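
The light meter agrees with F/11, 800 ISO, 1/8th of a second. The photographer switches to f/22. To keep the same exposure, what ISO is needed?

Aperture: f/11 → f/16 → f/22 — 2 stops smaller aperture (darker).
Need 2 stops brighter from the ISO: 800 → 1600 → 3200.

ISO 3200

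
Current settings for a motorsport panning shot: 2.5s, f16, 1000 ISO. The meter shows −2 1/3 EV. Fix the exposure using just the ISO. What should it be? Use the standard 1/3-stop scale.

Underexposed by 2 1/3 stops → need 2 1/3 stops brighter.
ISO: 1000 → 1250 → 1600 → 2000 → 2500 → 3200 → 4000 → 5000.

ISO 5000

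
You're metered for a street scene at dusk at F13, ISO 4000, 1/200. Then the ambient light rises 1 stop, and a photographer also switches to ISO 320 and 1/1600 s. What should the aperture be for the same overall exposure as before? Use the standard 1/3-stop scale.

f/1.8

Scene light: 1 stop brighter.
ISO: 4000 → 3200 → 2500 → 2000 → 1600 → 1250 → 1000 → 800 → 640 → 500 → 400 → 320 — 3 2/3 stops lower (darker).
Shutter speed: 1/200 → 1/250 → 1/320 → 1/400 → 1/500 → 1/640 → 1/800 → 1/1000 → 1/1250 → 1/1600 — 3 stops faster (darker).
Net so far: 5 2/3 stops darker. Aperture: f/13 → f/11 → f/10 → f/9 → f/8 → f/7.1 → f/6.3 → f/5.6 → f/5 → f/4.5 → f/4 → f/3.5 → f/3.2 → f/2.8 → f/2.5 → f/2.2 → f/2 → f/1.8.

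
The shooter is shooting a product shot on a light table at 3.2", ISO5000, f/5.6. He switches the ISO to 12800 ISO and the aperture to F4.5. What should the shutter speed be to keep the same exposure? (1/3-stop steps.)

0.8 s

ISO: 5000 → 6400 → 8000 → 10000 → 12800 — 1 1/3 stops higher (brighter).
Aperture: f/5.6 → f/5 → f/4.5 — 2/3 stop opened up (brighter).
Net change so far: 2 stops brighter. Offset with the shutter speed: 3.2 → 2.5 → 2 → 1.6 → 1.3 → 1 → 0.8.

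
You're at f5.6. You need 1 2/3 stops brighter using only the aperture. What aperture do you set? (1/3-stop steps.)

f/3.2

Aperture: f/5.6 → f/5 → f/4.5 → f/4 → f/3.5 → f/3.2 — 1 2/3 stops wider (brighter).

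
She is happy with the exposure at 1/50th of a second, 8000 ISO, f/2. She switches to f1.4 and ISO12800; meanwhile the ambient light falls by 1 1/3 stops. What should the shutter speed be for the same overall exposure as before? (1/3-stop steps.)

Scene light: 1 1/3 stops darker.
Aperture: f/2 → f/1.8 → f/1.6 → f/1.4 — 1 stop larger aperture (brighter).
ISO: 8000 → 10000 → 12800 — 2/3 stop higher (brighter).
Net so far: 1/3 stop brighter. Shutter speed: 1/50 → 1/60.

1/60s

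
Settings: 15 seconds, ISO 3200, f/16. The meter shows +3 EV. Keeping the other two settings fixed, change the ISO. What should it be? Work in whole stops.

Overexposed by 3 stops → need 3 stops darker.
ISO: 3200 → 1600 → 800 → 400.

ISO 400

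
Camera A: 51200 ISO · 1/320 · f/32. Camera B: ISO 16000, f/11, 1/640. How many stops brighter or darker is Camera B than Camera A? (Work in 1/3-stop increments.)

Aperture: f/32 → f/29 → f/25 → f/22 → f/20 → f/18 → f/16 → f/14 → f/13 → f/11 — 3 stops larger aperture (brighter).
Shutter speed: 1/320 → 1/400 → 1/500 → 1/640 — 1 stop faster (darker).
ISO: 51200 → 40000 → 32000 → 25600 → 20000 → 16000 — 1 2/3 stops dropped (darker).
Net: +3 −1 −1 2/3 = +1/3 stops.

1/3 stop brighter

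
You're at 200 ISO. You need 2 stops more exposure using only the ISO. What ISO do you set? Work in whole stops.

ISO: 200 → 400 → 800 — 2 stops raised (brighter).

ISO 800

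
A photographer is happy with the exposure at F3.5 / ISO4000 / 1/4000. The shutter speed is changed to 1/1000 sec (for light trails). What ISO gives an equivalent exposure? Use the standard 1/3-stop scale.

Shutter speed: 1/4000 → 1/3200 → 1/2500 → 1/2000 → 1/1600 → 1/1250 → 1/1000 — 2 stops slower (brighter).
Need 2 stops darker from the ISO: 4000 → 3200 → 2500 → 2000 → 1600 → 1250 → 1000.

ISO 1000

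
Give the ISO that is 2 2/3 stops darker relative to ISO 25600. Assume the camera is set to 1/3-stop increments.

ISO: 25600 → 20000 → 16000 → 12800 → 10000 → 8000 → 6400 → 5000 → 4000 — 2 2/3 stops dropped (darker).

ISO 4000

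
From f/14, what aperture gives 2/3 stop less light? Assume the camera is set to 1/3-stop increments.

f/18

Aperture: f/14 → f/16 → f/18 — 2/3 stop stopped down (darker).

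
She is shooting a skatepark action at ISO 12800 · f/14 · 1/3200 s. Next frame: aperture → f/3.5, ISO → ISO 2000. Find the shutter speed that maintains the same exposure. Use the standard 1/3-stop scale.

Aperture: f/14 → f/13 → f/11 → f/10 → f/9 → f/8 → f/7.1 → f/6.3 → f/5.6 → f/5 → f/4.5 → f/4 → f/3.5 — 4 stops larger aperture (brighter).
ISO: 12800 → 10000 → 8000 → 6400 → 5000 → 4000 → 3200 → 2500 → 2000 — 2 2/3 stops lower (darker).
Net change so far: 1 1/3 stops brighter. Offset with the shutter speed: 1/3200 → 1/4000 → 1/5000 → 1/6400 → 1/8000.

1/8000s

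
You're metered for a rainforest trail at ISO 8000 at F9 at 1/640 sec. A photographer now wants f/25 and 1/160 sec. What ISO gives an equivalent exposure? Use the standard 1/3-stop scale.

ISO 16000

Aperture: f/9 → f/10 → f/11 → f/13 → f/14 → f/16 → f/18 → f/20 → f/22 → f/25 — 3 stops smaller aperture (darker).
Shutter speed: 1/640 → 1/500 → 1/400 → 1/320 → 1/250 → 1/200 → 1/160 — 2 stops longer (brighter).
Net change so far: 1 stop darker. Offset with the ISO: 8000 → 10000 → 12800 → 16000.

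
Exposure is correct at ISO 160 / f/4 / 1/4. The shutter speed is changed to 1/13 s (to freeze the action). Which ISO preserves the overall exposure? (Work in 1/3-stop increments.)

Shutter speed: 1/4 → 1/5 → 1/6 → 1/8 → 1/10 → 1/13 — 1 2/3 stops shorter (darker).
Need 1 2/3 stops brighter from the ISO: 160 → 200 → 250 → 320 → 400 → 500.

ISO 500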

EXERCISE DIRECTIONS: Copy all of the data. Keep every word exactly as it is.

WRITTEN RESPONSE:
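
The light meter agrees with F/11, 800 ISO, 1/8th of a second. The photographer switches to f/22. To keep the same exposure, what ISO is needed?

Aperture: f/11 → f/16 → f/22 — 2 stops smaller aperture (darker).
Need 2 stops brighter from the ISO: 800 → 1600 → 3200.

ISO 3200

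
Current settings for a motorsport panning shot: 2.5s, f16, 1000 ISO. The meter shows −2 1/3 EV. Fix the exposure using just the ISO. What should it be? Use the standard 1/3-stop scale.

Underexposed by 2 1/3 stops → need 2 1/3 stops brighter.
ISO: 1000 → 1250 → 1600 → 2000 → 2500 → 3200 → 4000 → 5000.

ISO 5000

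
You're metered for a street scene at dusk at F13, ISO 4000, 1/200. Then the ambient light rises 1 stop, and a photographer also switches to ISO 320 and 1/1600 s. What should the aperture be for the same overall exposure as before? Use the standard 1/3-stop scale.

f/1.8

Scene light: 1 stop brighter.
ISO: 4000 → 3200 → 2500 → 2000 → 1600 → 1250 → 1000 → 800 → 640 → 500 → 400 → 320 — 3 2/3 stops lower (darker).
Shutter speed: 1/200 → 1/250 → 1/320 → 1/400 → 1/500 → 1/640 → 1/800 → 1/1000 → 1/1250 → 1/1600 — 3 stops faster (darker).
Net so far: 5 2/3 stops darker. Aperture: f/13 → f/11 → f/10 → f/9 → f/8 → f/7.1 → f/6.3 → f/5.6 → f/5 → f/4.5 → f/4 → f/3.5 → f/3.2 → f/2.8 → f/2.5 → f/2.2 → f/2 → f/1.8.

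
The shooter is shooting a product shot on a light table at 3.2", ISO5000, f/5.6. He switches the ISO to 12800 ISO and the aperture to F4.5. What should the shutter speed be to keep the same exposure? (1/3-stop steps.)

0.8 s

ISO: 5000 → 6400 → 8000 → 10000 → 12800 — 1 1/3 stops higher (brighter).
Aperture: f/5.6 → f/5 → f/4.5 — 2/3 stop opened up (brighter).
Net change so far: 2 stops brighter. Offset with the shutter speed: 3.2 → 2.5 → 2 → 1.6 → 1.3 → 1 → 0.8.

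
You're at f5.6. You need 1 2/3 stops brighter using only the aperture. What aperture do you set? (1/3-stop steps.)

f/3.2

Aperture: f/5.6 → f/5 → f/4.5 → f/4 → f/3.5 → f/3.2 — 1 2/3 stops wider (brighter).

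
She is happy with the exposure at 1/50th of a second, 8000 ISO, f/2. She switches to f1.4 and ISO12800; meanwhile the ambient light falls by 1 1/3 stops. What should the shutter speed be for the same overall exposure as before? (1/3-stop steps.)

Scene light: 1 1/3 stops darker.
Aperture: f/2 → f/1.8 → f/1.6 → f/1.4 — 1 stop larger aperture (brighter).
ISO: 8000 → 10000 → 12800 — 2/3 stop higher (brighter).
Net so far: 1/3 stop brighter. Shutter speed: 1/50 → 1/60.

1/60s

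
Settings: 15 seconds, ISO 3200, f/16. The meter shows +3 EV. Keeping the other two settings fixed, change the ISO. What should it be? Work in whole stops.

Overexposed by 3 stops → need 3 stops darker.
ISO: 3200 → 1600 → 800 → 400.

ISO 400

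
Camera A: 51200 ISO · 1/320 · f/32. Camera B: ISO 16000, f/11, 1/640. How many stops brighter or darker is Camera B than Camera A? (Work in 1/3-stop increments.)

Aperture: f/32 → f/29 → f/25 → f/22 → f/20 → f/18 → f/16 → f/14 → f/13 → f/11 — 3 stops larger aperture (brighter).
Shutter speed: 1/320 → 1/400 → 1/500 → 1/640 — 1 stop faster (darker).
ISO: 51200 → 40000 → 32000 → 25600 → 20000 → 16000 — 1 2/3 stops dropped (darker).
Net: +3 −1 −1 2/3 = +1/3 stops.

1/3 stop brighter

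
You're at 200 ISO. You need 2 stops more exposure using only the ISO. What ISO do you set? Work in whole stops.

ISO: 200 → 400 → 800 — 2 stops raised (brighter).

ISO 800

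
A photographer is happy with the exposure at F3.5 / ISO4000 / 1/4000. The shutter speed is changed to 1/1000 sec (for light trails). What ISO gives an equivalent exposure? Use the standard 1/3-stop scale.

Shutter speed: 1/4000 → 1/3200 → 1/2500 → 1/2000 → 1/1600 → 1/1250 → 1/1000 — 2 stops slower (brighter).
Need 2 stops darker from the ISO: 4000 → 3200 → 2500 → 2000 → 1600 → 1250 → 1000.

ISO 1000

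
Give the ISO that is 2 2/3 stops darker relative to ISO 25600. Assume the camera is set to 1/3-stop increments.

ISO: 25600 → 20000 → 16000 → 12800 → 10000 → 8000 → 6400 → 5000 → 4000 — 2 2/3 stops dropped (darker).

ISO 4000

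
From f/14, what aperture gives 2/3 stop less light? Assume the camera is set to 1/3-stop increments.

f/18

Aperture: f/14 → f/16 → f/18 — 2/3 stop stopped down (darker).

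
She is shooting a skatepark action at ISO 12800 · f/14 · 1/3200 s. Next frame: aperture → f/3.5, ISO → ISO 2000. Find the shutter speed that maintains the same exposure. Use the standard 1/3-stop scale.

Aperture: f/14 → f/13 → f/11 → f/10 → f/9 → f/8 → f/7.1 → f/6.3 → f/5.6 → f/5 → f/4.5 → f/4 → f/3.5 — 4 stops larger aperture (brighter).
ISO: 12800 → 10000 → 8000 → 6400 → 5000 → 4000 → 3200 → 2500 → 2000 — 2 2/3 stops lower (darker).
Net change so far: 1 1/3 stops brighter. Offset with the shutter speed: 1/3200 → 1/4000 → 1/5000 → 1/6400 → 1/8000.

1/8000s

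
You're metered for a rainforest trail at ISO 8000 at F9 at 1/640 sec. A photographer now wants f/25 and 1/160 sec. What ISO gives an equivalent exposure? Use the standard 1/3-stop scale.

ISO 16000

Aperture: f/9 → f/10 → f/11 → f/13 → f/14 → f/16 → f/18 → f/20 → f/22 → f/25 — 3 stops smaller aperture (darker).
Shutter speed: 1/640 → 1/500 → 1/400 → 1/320 → 1/250 → 1/200 → 1/160 — 2 stops longer (brighter).
Net change so far: 1 stop darker. Offset with the ISO: 8000 → 10000 → 12800 → 16000.

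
Exposure is correct at ISO 160 / f/4 / 1/4. The shutter speed is changed to 1/13 s (to freeze the action). Which ISO preserves the overall exposure? (Work in 1/3-stop increments.)

Shutter speed: 1/4 → 1/5 → 1/6 → 1/8 → 1/10 → 1/13 — 1 2/3 stops shorter (darker).
Need 1 2/3 stops brighter from the ISO: 160 → 200 → 250 → 320 → 400 → 500.

ISO 500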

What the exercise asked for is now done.